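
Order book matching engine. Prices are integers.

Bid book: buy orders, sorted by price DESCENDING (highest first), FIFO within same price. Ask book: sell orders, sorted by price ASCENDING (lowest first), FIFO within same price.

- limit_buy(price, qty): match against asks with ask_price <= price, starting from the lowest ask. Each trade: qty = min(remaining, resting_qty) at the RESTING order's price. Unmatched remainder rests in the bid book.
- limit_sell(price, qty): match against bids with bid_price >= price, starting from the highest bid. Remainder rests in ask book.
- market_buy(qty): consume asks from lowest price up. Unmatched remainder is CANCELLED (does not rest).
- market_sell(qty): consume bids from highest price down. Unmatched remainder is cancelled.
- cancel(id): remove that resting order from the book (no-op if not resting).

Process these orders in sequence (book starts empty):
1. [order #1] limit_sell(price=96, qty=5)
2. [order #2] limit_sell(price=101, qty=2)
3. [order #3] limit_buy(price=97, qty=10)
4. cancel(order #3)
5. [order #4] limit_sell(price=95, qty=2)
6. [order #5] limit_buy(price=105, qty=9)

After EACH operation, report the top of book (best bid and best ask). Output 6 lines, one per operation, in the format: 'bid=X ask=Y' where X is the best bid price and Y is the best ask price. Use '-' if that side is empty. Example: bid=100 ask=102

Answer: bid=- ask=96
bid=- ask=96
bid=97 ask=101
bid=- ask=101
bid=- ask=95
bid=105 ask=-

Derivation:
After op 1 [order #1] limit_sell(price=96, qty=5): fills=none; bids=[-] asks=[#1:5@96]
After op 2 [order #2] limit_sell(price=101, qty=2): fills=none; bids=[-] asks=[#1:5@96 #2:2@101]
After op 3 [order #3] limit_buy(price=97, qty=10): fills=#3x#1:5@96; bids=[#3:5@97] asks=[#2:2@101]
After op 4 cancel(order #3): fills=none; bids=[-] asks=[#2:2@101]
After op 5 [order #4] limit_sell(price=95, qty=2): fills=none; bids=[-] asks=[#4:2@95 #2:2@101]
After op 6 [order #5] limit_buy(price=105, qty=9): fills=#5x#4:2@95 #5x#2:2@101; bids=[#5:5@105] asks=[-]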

== == ==

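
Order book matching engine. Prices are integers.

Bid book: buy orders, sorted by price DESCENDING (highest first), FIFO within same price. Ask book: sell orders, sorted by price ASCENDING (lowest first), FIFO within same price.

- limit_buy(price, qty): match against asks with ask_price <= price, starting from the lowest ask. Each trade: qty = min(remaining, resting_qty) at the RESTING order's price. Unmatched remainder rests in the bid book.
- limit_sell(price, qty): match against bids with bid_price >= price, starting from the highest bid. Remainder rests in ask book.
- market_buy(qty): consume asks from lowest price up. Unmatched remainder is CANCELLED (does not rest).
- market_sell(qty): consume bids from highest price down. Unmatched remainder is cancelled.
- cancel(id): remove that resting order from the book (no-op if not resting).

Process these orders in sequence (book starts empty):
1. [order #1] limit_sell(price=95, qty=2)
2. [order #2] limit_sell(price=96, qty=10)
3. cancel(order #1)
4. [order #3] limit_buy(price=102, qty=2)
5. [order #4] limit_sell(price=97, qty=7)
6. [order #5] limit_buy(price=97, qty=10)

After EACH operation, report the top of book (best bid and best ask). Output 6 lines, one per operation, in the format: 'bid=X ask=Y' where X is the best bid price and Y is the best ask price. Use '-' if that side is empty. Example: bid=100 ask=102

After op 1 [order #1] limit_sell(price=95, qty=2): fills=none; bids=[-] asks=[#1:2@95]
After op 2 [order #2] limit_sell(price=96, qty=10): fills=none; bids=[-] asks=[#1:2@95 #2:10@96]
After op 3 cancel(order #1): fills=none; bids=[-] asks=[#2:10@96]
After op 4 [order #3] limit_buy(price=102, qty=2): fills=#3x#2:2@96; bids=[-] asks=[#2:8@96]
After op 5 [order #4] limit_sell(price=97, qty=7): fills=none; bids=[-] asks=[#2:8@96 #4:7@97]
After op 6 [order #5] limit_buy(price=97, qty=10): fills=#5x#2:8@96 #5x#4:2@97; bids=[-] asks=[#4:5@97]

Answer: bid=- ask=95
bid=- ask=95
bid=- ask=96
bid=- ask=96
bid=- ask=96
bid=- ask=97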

== == ==

Looking at the records above, return exactly the lines from the line with "2. [order #2] limit_sell(price=96, qty=10)" to the line with "6. [order #5] limit_buy(price=97, qty=10)", both ends included.

OUTPUT OF THE TASK:
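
2. [order #2] limit_sell(price=96, qty=10)
3. cancel(order #1)
4. [order #3] limit_buy(price=102, qty=2)
5. [order #4] limit_sell(price=97, qty=7)
6. [order #5] limit_buy(price=97, qty=10)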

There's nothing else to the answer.